= Beginning of Section =

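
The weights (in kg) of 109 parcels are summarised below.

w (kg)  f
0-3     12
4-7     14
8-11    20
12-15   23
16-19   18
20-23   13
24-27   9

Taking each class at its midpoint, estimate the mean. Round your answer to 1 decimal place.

Midpoints: 1.5, 5.5, 9.5, 13.5, 17.5, 21.5, 25.5
Σfm = 12×1.5 + 14×5.5 + 20×9.5 + 23×13.5 + 18×17.5 + 13×21.5 + 9×25.5 = 1419.5
n = Σf = 109
Mean = 1419.5 / 109 = 13.0229

13.0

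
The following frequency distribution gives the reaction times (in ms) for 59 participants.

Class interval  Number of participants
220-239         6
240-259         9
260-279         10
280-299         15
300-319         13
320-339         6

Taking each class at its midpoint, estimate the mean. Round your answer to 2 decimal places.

Midpoints: 229.5, 249.5, 269.5, 289.5, 309.5, 329.5
Σfm = 6×229.5 + 9×249.5 + 10×269.5 + 15×289.5 + 13×309.5 + 6×329.5 = 16660.5
n = Σf = 59
Mean = 16660.5 / 59 = 282.3814

282.38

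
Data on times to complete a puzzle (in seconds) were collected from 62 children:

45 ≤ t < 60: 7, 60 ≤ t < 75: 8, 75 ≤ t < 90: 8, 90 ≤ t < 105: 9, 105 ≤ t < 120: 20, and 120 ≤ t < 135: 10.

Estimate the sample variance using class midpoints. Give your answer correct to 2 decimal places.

Midpoints: 52.5, 67.5, 82.5, 97.5, 112.5, 127.5
n = 62, Σfm = 5970, mean = 96.2903
Σfm² = 611437.5
Σf(m − x̄)² = Σfm² − (Σfm)²/n = 611437.5 − 5970²/62 = 36584.2742
Sample variance = 36584.2742 / 61 = 599.7422

599.74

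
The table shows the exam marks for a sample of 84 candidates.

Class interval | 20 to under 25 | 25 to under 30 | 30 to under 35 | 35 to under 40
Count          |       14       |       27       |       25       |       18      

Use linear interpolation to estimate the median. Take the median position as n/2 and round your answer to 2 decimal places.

Cumulative frequencies: 14, 41, 66, 84
n = 84; position = n/2 = 42.
This falls in the class 30 to under 35: L = 30, F = 41, f = 25, h = 5.
Median ≈ 30 + ((42 − 41) / 25) × 5 = 30.2000

30.20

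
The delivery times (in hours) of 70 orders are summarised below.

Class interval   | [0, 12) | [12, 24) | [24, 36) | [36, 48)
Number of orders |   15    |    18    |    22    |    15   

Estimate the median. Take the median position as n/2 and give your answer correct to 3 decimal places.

Cumulative frequencies: 15, 33, 55, 70
n = 70; position = n/2 = 35.
This falls in the class [24, 36): L = 24, F = 33, f = 22, h = 12.
Median ≈ 24 + ((35 − 33) / 22) × 12 = 25.0909

25.091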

= End of Section =

(Work to complete) For each line of the material that contains "below", return a copy.

(Exercise answer)
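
The weights (in kg) of 109 parcels are summarised below.
The delivery times (in hours) of 70 orders are summarised below.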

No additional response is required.